**Problem statement**
For the records below, tally the lines that contain "profile" and give only that number.

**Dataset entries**
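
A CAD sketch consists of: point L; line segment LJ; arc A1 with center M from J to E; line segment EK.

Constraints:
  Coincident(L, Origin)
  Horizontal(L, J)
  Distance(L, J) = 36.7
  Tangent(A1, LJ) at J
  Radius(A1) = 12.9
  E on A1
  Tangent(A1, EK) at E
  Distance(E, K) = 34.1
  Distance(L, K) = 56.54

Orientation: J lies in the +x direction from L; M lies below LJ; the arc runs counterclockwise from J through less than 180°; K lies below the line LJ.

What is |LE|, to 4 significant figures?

28.15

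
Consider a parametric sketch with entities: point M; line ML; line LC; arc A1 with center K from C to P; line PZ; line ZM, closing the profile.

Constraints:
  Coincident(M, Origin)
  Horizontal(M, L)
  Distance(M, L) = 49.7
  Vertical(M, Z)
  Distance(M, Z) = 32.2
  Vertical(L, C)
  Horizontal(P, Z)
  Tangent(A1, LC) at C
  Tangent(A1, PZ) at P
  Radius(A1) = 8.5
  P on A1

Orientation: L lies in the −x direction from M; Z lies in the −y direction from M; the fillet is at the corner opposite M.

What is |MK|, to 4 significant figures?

47.53

MZ is vertical with |MZ| = 32.2 and Z on the −y side, so Z = (0.000, -32.20). The virtual corner opposite M is at (-49.70, -32.20). A1 meets LC tangentially, so KC is at right angles to LC and since A1 is tangent to PZ there, KP ⟂ PZ, with radius 8.5, so the center K sits 8.5 in from both sides at K = (-41.20, -23.70). Then |MK| = |K − M| = 47.53.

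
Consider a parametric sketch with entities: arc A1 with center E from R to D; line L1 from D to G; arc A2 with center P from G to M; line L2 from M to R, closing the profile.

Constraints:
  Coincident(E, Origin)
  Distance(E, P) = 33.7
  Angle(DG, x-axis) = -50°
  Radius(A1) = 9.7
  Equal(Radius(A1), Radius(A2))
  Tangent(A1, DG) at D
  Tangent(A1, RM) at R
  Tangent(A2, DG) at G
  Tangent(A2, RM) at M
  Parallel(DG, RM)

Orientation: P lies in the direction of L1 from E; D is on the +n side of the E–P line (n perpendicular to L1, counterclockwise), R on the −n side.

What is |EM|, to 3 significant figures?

35.1

Tangency of A1 to both parallel lines with radius 9.7 puts D and R at E ± 9.7·n: D = (7.43, 6.24), R = (-7.43, -6.24). Equal radii place G and M the same way about P: G = P + 9.7·n = (29.1, -19.6), M = P − 9.7·n = (14.2, -32.1). Then |EM| = |M − E| = 35.1.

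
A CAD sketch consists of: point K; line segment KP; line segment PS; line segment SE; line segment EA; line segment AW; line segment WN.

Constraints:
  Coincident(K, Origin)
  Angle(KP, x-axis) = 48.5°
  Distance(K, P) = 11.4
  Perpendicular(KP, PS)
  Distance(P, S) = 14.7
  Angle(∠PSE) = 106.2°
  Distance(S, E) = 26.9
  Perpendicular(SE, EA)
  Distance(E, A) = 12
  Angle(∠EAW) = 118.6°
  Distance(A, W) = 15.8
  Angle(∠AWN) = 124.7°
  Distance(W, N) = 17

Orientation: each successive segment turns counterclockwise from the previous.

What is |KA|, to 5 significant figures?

20.742

∠PSE = 106.2° gives SE at -147.70° from the x-axis; with |SE| = 26.9, E = (-26.193, 3.9045). SE is perpendicular to EA, so EA runs at -57.700°; with |EA| = 12.0, A = (-19.781, -6.2386). Then |KA| = |A − K| = 20.742.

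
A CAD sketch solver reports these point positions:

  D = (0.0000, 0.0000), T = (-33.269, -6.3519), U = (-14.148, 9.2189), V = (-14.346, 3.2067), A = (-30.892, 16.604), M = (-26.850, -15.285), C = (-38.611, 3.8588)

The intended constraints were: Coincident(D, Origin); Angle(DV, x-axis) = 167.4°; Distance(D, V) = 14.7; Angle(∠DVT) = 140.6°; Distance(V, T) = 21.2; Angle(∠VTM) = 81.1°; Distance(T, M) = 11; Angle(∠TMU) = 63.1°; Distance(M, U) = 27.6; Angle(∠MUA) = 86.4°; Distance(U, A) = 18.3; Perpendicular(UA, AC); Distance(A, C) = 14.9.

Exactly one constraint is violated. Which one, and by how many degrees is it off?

Perpendicular(UA, AC) — off by 7.40°.

D = (0.00, 0.00) ✓; DV at 167.4° ✓; |DV| = 14.70 ✓; ∠DVT = 140.6° ✓; |VT| = 21.20 ✓; ∠VTM = 81.10° ✓; |TM| = 11.00 ✓; ∠TMU = 63.10° ✓; |MU| = 27.60 ✓; ∠MUA = 86.40° ✓; |UA| = 18.30 ✓; ∠(UA, AC) = 82.60° ✗; |AC| = 14.90 ✓.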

**Response below**
2